(Beginning of INPUT RECORDS)

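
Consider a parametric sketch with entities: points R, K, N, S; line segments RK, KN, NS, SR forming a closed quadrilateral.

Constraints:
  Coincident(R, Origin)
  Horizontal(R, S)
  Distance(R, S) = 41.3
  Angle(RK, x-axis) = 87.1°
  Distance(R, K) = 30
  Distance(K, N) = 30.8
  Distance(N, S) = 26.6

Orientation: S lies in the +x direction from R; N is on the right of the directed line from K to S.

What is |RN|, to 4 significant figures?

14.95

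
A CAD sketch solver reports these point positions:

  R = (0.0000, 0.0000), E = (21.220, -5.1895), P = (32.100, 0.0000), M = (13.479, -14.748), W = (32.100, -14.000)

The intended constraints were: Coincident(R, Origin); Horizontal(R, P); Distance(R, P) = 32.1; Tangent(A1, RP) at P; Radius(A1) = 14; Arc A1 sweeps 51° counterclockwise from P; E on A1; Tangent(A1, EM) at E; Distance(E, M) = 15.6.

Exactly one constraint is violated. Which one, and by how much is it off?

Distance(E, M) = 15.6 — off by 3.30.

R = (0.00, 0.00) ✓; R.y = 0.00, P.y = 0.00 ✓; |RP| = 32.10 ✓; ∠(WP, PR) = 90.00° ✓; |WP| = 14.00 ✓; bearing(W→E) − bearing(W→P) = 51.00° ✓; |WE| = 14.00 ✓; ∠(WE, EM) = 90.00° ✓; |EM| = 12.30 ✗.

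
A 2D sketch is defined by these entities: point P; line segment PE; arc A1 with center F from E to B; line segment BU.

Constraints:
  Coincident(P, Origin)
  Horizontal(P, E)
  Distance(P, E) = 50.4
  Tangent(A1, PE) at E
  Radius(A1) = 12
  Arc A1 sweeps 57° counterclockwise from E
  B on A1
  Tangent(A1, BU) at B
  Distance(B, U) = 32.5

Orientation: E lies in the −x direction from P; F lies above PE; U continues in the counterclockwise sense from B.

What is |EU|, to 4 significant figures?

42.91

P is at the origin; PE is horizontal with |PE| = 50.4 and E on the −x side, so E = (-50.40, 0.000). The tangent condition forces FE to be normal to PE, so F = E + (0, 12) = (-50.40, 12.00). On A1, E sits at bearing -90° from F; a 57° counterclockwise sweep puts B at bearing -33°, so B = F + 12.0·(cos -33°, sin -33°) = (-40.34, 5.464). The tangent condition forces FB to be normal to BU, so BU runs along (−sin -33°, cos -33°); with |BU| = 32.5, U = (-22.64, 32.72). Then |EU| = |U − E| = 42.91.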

(End of INPUT RECORDS)
(Beginning of INPUT RECORDS)

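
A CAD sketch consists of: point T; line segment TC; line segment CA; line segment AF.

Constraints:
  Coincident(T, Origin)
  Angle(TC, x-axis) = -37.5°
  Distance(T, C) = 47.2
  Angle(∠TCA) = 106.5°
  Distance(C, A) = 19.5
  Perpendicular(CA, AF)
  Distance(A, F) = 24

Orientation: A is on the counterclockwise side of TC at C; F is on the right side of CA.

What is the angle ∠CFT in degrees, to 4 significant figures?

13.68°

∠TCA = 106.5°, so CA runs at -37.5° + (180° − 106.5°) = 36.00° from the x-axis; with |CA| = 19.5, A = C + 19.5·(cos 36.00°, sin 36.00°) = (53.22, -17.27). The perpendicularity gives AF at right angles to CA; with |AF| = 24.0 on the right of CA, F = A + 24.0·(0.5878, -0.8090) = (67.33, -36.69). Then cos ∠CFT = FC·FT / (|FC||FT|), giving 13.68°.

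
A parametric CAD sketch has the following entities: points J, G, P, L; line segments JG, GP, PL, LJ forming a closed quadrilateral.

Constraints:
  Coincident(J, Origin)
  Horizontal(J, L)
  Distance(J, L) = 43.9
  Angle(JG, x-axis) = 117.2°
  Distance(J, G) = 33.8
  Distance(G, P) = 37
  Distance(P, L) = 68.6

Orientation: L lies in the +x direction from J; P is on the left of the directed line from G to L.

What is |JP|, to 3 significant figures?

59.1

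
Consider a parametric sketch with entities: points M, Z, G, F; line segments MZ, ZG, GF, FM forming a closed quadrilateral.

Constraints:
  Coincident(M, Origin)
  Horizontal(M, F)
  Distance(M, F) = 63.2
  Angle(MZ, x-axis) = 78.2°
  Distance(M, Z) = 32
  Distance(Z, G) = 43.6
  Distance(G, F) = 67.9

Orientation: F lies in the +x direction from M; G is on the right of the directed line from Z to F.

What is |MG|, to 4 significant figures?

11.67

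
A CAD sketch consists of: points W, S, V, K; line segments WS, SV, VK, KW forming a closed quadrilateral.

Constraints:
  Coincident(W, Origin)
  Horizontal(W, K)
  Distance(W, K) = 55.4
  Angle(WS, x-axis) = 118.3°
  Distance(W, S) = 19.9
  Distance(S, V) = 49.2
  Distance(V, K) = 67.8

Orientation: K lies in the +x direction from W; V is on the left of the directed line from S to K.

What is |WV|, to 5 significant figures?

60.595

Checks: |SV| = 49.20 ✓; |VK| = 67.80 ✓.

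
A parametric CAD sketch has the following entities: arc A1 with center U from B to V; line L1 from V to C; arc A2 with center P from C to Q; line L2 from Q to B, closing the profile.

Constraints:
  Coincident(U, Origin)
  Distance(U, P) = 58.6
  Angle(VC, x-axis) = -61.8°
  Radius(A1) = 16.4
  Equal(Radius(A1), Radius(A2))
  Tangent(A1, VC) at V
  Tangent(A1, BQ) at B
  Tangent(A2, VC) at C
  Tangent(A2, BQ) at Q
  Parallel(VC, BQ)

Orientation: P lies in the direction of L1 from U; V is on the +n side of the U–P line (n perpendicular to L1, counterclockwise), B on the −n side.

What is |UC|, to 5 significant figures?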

(End of INPUT RECORDS)

*WHAT IS REQUIRED:* Among the lines of these entries, find those that contain "sweeps". Give their number and nothing else.

*WRITTEN REPLY:* 2